[TASK BRIEF]:
When the line containing "What is $12" is reached, include it and end there; set down verbatim every line before it, starting at the top of the records.

[[ GIVEN ENTRIES open ]]

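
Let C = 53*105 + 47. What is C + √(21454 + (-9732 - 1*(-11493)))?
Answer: 5612 + √23215 ≈ 5764.4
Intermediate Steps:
C = 5612 (C = 5565 + 47 = 5612)
C + √(21454 + (-9732 - 1*(-11493))) = 5612 + √(21454 + (-9732 - 1*(-11493))) = 5612 + √(21454 + (-9732 + 11493)) = 5612 + √(21454 + 1761) = 5612 + √23215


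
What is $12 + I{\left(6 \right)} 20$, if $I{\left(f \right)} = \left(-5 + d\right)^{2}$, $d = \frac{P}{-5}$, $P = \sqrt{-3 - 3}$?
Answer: $\frac{2536}{5} + 40 i \sqrt{6} \approx 507.2 + 97.98 i$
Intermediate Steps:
$P = i \sqrt{6}$ ($P = \sqrt{-6} = i \sqrt{6} \approx 2.4495 i$)
$d = - \frac{i \sqrt{6}}{5}$ ($d = \frac{i \sqrt{6}}{-5} = i \sqrt{6} \left(- \frac{1}{5}\right) = - \frac{i \sqrt{6}}{5} \approx - 0.4899 i$)
$I{\left(f \right)} = \left(-5 - \frac{i \sqrt{6}}{5}\right)^{2}$
$12 + I{\left(6 \right)} 20 = 12 + \frac{\left(25 + i \sqrt{6}\right)^{2}}{25} \cdot 20 = 12 + \frac{4 \left(25 + i \sqrt{6}\right)^{2}}{5}$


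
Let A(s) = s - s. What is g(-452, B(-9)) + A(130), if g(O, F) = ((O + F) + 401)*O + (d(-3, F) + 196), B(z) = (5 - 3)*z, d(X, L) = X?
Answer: 31381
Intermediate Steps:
B(z) = 2*z
g(O, F) = 193 + O*(401 + F + O) (g(O, F) = ((O + F) + 401)*O + (-3 + 196) = ((F + O) + 401)*O + 193 = (401 + F + O)*O + 193 = O*(401 + F + O) + 193 = 193 + O*(401 + F + O))
A(s) = 0
g(-452, B(-9)) + A(130) = (193 + (-452)**2 + 401*(-452) + (2*(-9))*(-452)) + 0 = (193 + 204304 - 181252 - 18*(-452)) + 0 = (193 + 204304 - 181252 + 8136) + 0 = 31381 + 0 = 31381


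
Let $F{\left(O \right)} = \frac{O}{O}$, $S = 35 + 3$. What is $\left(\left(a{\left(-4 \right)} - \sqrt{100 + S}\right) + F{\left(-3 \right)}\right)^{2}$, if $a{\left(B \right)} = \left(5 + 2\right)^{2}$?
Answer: $\left(50 - \sqrt{138}\right)^{2} \approx 1463.3$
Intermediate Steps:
$S = 38$
$F{\left(O \right)} = 1$
$a{\left(B \right)} = 49$ ($a{\left(B \right)} = 7^{2} = 49$)
$\left(\left(a{\left(-4 \right)} - \sqrt{100 + S}\right) + F{\left(-3 \right)}\right)^{2} = \left(\left(49 - \sqrt{100 + 38}\right) + 1\right)^{2} = \left(\left(49 - \sqrt{138}\right) + 1\right)^{2} = \left(50 - \sqrt{138}\right)^{2}$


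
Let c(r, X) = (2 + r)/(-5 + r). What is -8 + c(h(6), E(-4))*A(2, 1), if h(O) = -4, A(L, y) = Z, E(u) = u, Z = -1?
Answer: -74/9 ≈ -8.2222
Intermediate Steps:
A(L, y) = -1
c(r, X) = (2 + r)/(-5 + r)
-8 + c(h(6), E(-4))*A(2, 1) = -8 + ((2 - 4)/(-5 - 4))*(-1) = -8 + (-2/(-9))*(-1) = -8 - ⅑*(-2)*(-1) = -8 + (2/9)*(-1) = -8 - 2/9 = -74/9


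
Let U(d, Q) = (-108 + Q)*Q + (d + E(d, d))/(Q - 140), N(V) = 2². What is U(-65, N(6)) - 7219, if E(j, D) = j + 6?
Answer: -259559/34 ≈ -7634.1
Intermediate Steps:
E(j, D) = 6 + j
N(V) = 4
U(d, Q) = Q*(-108 + Q) + (6 + 2*d)/(-140 + Q) (U(d, Q) = (-108 + Q)*Q + (d + (6 + d))/(Q - 140) = Q*(-108 + Q) + (6 + 2*d)/(-140 + Q))
U(-65, N(6)) - 7219 = (6 + 4³ - 248*4² + 2*(-65) + 15120*4)/(-140 + 4) - 7219 = (6 + 64 - 248*16 - 130 + 60480)/(-136) - 7219 = -(6 + 64 - 3968 - 130 + 60480)/136 - 7219 = -1/136*56452 - 7219 = -14113/34 - 7219 = -259559/34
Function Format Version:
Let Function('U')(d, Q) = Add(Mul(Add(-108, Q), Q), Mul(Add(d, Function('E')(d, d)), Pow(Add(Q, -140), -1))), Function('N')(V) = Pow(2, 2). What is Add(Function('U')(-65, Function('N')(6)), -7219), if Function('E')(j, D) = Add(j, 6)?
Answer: Rational(-259559, 34) ≈ -7634.1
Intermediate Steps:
Function('E')(j, D) = Add(6, j)
Function('N')(V) = 4
Function('U')(d, Q) = Add(Mul(Q, Add(-108, Q)), Mul(Pow(Add(-140, Q), -1), Add(6, Mul(2, d)))) (Function('U')(d, Q) = Add(Mul(Add(-108, Q), Q), Mul(Add(d, Add(6, d)), Pow(Add(Q, -140), -1))) = Add(Mul(Q, Add(-108, Q)), Mul(Add(6, Mul(2, d)), Pow(Add(-140, Q), -1))) = Add(Mul(Q, Add(-108, Q)), Mul(Pow(Add(-140, Q), -1), Add(6, Mul(2, d)))))
Add(Function('U')(-65, Function('N')(6)), -7219) = Add(Mul(Pow(Add(-140, 4), -1), Add(6, Pow(4, 3), Mul(-248, Pow(4, 2)), Mul(2, -65), Mul(15120, 4))), -7219) = Add(Mul(Pow(-136, -1), Add(6, 64, Mul(-248, 16), -130, 60480)), -7219) = Add(Mul(Rational(-1, 136), Add(6, 64, -3968, -130, 60480)), -7219) = Add(Mul(Rational(-1, 136), 56452), -7219) = Add(Rational(-14113, 34), -7219) = Rational(-259559, 34)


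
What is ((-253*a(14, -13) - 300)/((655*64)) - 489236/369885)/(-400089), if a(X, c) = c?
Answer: 3880637371/1240722335309760 ≈ 3.1277e-6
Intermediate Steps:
((-253*a(14, -13) - 300)/((655*64)) - 489236/369885)/(-400089) = ((-253*(-13) - 300)/((655*64)) - 489236/369885)/(-400089) = ((3289 - 300)/41920 - 489236*1/369885)*(-1/400089) = (2989*(1/41920) - 489236/369885)*(-1/400089) = (2989/41920 - 489236/369885)*(-1/400089) = -3880637371/3101115840*(-1/400089) = 3880637371/1240722335309760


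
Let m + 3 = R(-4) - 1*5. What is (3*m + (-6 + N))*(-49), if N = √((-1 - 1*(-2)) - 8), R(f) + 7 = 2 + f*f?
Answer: -147 - 49*I*√7 ≈ -147.0 - 129.64*I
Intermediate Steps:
R(f) = -5 + f² (R(f) = -7 + (2 + f*f) = -7 + (2 + f²) = -5 + f²)
N = I*√7 (N = √((-1 + 2) - 8) = √(1 - 8) = √(-7) = I*√7 ≈ 2.6458*I)
m = 3 (m = -3 + ((-5 + (-4)²) - 1*5) = -3 + ((-5 + 16) - 5) = -3 + (11 - 5) = -3 + 6 = 3)
(3*m + (-6 + N))*(-49) = (3*3 + (-6 + I*√7))*(-49) = (9 + (-6 + I*√7))*(-49) = (3 + I*√7)*(-49) = -147 - 49*I*√7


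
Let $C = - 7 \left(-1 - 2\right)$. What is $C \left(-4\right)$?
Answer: $-84$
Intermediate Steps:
$C = 21$ ($C = \left(-7\right) \left(-3\right) = 21$)
$C \left(-4\right) = 21 \left(-4\right) = -84$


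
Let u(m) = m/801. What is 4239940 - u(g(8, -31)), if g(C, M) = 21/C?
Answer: 9056511833/2136 ≈ 4.2399e+6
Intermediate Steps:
u(m) = m/801 (u(m) = m*(1/801) = m/801)
4239940 - u(g(8, -31)) = 4239940 - 21/8/801 = 4239940 - 21*(⅛)/801 = 4239940 - 21/(801*8) = 4239940 - 1*7/2136 = 4239940 - 7/2136 = 9056511833/2136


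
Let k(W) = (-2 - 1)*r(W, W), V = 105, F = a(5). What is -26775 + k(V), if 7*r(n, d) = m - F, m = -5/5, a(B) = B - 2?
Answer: -187413/7 ≈ -26773.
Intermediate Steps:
a(B) = -2 + B
m = -1 (m = -5*⅕ = -1)
F = 3 (F = -2 + 5 = 3)
r(n, d) = -4/7 (r(n, d) = (-1 - 1*3)/7 = (-1 - 3)/7 = (⅐)*(-4) = -4/7)
k(W) = 12/7 (k(W) = (-2 - 1)*(-4/7) = -3*(-4/7) = 12/7)
-26775 + k(V) = -26775 + 12/7 = -187413/7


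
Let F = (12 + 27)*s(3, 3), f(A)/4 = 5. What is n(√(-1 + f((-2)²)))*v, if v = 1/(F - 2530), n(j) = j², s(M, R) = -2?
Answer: -19/2608 ≈ -0.0072853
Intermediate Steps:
f(A) = 20 (f(A) = 4*5 = 20)
F = -78 (F = (12 + 27)*(-2) = 39*(-2) = -78)
v = -1/2608 (v = 1/(-78 - 2530) = 1/(-2608) = -1/2608 ≈ -0.00038344)
n(√(-1 + f((-2)²)))*v = (√(-1 + 20))²*(-1/2608) = (√19)²*(-1/2608) = 19*(-1/2608) = -19/2608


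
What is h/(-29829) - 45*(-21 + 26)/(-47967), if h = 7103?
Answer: -111332692/476935881 ≈ -0.23343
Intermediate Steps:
h/(-29829) - 45*(-21 + 26)/(-47967) = 7103/(-29829) - 45*(-21 + 26)/(-47967) = 7103*(-1/29829) - 45*5*(-1/47967) = -7103/29829 - 225*(-1/47967) = -7103/29829 + 75/15989 = -111332692/476935881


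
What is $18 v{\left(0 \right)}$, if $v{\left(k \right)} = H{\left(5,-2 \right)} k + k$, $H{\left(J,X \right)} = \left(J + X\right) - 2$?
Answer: $0$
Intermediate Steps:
$H{\left(J,X \right)} = -2 + J + X$
$v{\left(k \right)} = 2 k$ ($v{\left(k \right)} = \left(-2 + 5 - 2\right) k + k = 1 k + k = k + k = 2 k$)
$18 v{\left(0 \right)} = 18 \cdot 2 \cdot 0 = 18 \cdot 0 = 0$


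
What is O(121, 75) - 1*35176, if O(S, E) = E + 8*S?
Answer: -34133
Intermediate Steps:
O(121, 75) - 1*35176 = (75 + 8*121) - 1*35176 = (75 + 968) - 35176 = 1043 - 35176 = -34133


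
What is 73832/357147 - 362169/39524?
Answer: -126429435875/14115878028 ≈ -8.9565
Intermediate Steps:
73832/357147 - 362169/39524 = -126429435875/14115878028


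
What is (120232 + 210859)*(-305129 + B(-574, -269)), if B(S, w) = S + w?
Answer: -101304575452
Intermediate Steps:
(120232 + 210859)*(-305129 + B(-574, -269)) = (120232 + 210859)*(-305129 + (-574 - 269)) = 331091*(-305129 - 843) = 331091*(-305972) = -101304575452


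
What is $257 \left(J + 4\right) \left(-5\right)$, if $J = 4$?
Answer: $-10280$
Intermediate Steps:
$257 \left(J + 4\right) \left(-5\right) = 257 \left(4 + 4\right) \left(-5\right) = 257 \cdot 8 \left(-5\right) = 257 \left(-40\right) = -10280$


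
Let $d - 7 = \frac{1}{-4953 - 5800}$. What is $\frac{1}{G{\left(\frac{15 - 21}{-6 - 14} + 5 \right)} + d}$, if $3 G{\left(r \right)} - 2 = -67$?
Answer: $- \frac{32259}{473135} \approx -0.068181$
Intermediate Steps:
$G{\left(r \right)} = - \frac{65}{3}$ ($G{\left(r \right)} = \frac{2}{3} + \frac{1}{3} \left(-67\right) = \frac{2}{3} - \frac{67}{3} = - \frac{65}{3}$)
$d = \frac{75270}{10753}$ ($d = 7 + \frac{1}{-4953 - 5800} = 7 + \frac{1}{-10753} = 7 - \frac{1}{10753} = \frac{75270}{10753} \approx 6.9999$)
$\frac{1}{G{\left(\frac{15 - 21}{-6 - 14} + 5 \right)} + d} = \frac{1}{- \frac{65}{3} + \frac{75270}{10753}} = \frac{1}{- \frac{473135}{32259}} = - \frac{32259}{473135}$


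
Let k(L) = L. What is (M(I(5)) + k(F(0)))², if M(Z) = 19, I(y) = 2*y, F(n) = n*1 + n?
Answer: 361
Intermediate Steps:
F(n) = 2*n (F(n) = n + n = 2*n)
(M(I(5)) + k(F(0)))² = (19 + 2*0)² = (19 + 0)² = 19² = 361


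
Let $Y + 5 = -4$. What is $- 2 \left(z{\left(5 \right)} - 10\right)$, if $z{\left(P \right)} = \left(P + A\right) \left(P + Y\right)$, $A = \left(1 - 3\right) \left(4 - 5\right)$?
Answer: $76$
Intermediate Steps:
$Y = -9$ ($Y = -5 - 4 = -9$)
$A = 2$ ($A = \left(-2\right) \left(-1\right) = 2$)
$z{\left(P \right)} = \left(-9 + P\right) \left(2 + P\right)$ ($z{\left(P \right)} = \left(P + 2\right) \left(P - 9\right) = \left(2 + P\right) \left(-9 + P\right) = \left(-9 + P\right) \left(2 + P\right)$)
$- 2 \left(z{\left(5 \right)} - 10\right) = - 2 \left(\left(-18 + 5^{2} - 35\right) - 10\right) = - 2 \left(\left(-18 + 25 - 35\right) - 10\right) = - 2 \left(-28 - 10\right) = \left(-2\right) \left(-38\right) = 76$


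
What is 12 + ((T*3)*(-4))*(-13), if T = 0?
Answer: 12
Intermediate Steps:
12 + ((T*3)*(-4))*(-13) = 12 + ((0*3)*(-4))*(-13) = 12 + (0*(-4))*(-13) = 12 + 0*(-13) = 12 + 0 = 12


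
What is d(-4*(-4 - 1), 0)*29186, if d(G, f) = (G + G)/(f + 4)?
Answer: 291860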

[[ GIVEN ENTRIES closed ]]

[ANSWER FOR THIS EXERCISE]:
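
Let C = 53*105 + 47. What is C + √(21454 + (-9732 - 1*(-11493)))?
Answer: 5612 + √23215 ≈ 5764.4
Intermediate Steps:
C = 5612 (C = 5565 + 47 = 5612)
C + √(21454 + (-9732 - 1*(-11493))) = 5612 + √(21454 + (-9732 - 1*(-11493))) = 5612 + √(21454 + (-9732 + 11493)) = 5612 + √(21454 + 1761) = 5612 + √23215


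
What is $12 + I{\left(6 \right)} 20$, if $I{\left(f \right)} = \left(-5 + d\right)^{2}$, $d = \frac{P}{-5}$, $P = \sqrt{-3 - 3}$?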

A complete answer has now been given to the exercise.